### Material provided
========================================

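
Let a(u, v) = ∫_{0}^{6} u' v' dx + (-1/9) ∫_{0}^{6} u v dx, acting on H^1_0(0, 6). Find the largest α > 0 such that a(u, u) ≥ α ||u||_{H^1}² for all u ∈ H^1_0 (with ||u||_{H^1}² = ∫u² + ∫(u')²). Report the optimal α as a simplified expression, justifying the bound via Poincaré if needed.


α = (-4 + π^2)/(π^2 + 36)

Coercivity of a(·,·) on H^1_0(0, 6) means a(u, u) ≥ α ||u||_{H^1}² for every u ∈ H^1_0.
The interval has length L = 6, and Poincaré/coercivity depend only on L. Here a(u, u) = ∫(u')² + (-1/9)·∫u².
Here c = -1/9 < 0 with |c| < (π/L)² = π^2/36, so coercivity still holds. The condition a(u,u) ≥ α||u||_{H^1}² reads (1−α)∫(u')² ≥ (α−c)∫u². Any admissible α is ≤ 1 (rapidly oscillating u have ∫u²/∫(u')² → 0), and α = 1 would force 0 ≥ (1−c)∫u², impossible since c < 1; so 1−α > 0. By the sharp Poincaré inequality on H^1_0 of an interval of length L, ∫(u')² ≥ (π/L)²∫u² with equality for the first sine mode sin(π(x−x₀)/L) (x₀ the left endpoint), so the inequality holds for all u iff (1−α)(π/L)² ≥ α − c, i.e. α ≤ ((π/L)² + c)/((π/L)² + 1) = (1 + c(L/π)²)/(1 + (L/π)²). (Direct route, valid since c ≤ 0: Poincaré gives c∫u² ≥ c(L/π)²∫(u')², so a(u,u) ≥ (1 + c(L/π)²)∫(u')², while ||u||_{H^1}² ≤ (1 + (L/π)²)∫(u')²; dividing yields the same α.) With (π/L)² = π^2/36 and c = -1/9, the largest admissible constant is α = ((π/L)² + c)/((π/L)² + 1).
Simplifying, α = (-4 + π^2)/(π^2 + 36).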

========================================

### Problem details
Down to the last line, return the data above exactly.

### Solved problem
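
Let a(u, v) = ∫_{0}^{6} u' v' dx + (-1/9) ∫_{0}^{6} u v dx, acting on H^1_0(0, 6). Find the largest α > 0 such that a(u, u) ≥ α ||u||_{H^1}² for all u ∈ H^1_0 (with ||u||_{H^1}² = ∫u² + ∫(u')²). Report the optimal α as a simplified expression, justifying the bound via Poincaré if needed.


α = (-4 + π^2)/(π^2 + 36)

Coercivity of a(·,·) on H^1_0(0, 6) means a(u, u) ≥ α ||u||_{H^1}² for every u ∈ H^1_0.
The interval has length L = 6, and Poincaré/coercivity depend only on L. Here a(u, u) = ∫(u')² + (-1/9)·∫u².
Here c = -1/9 < 0 with |c| < (π/L)² = π^2/36, so coercivity still holds. The condition a(u,u) ≥ α||u||_{H^1}² reads (1−α)∫(u')² ≥ (α−c)∫u². Any admissible α is ≤ 1 (rapidly oscillating u have ∫u²/∫(u')² → 0), and α = 1 would force 0 ≥ (1−c)∫u², impossible since c < 1; so 1−α > 0. By the sharp Poincaré inequality on H^1_0 of an interval of length L, ∫(u')² ≥ (π/L)²∫u² with equality for the first sine mode sin(π(x−x₀)/L) (x₀ the left endpoint), so the inequality holds for all u iff (1−α)(π/L)² ≥ α − c, i.e. α ≤ ((π/L)² + c)/((π/L)² + 1) = (1 + c(L/π)²)/(1 + (L/π)²). (Direct route, valid since c ≤ 0: Poincaré gives c∫u² ≥ c(L/π)²∫(u')², so a(u,u) ≥ (1 + c(L/π)²)∫(u')², while ||u||_{H^1}² ≤ (1 + (L/π)²)∫(u')²; dividing yields the same α.) With (π/L)² = π^2/36 and c = -1/9, the largest admissible constant is α = ((π/L)² + c)/((π/L)² + 1).
Simplifying, α = (-4 + π^2)/(π^2 + 36).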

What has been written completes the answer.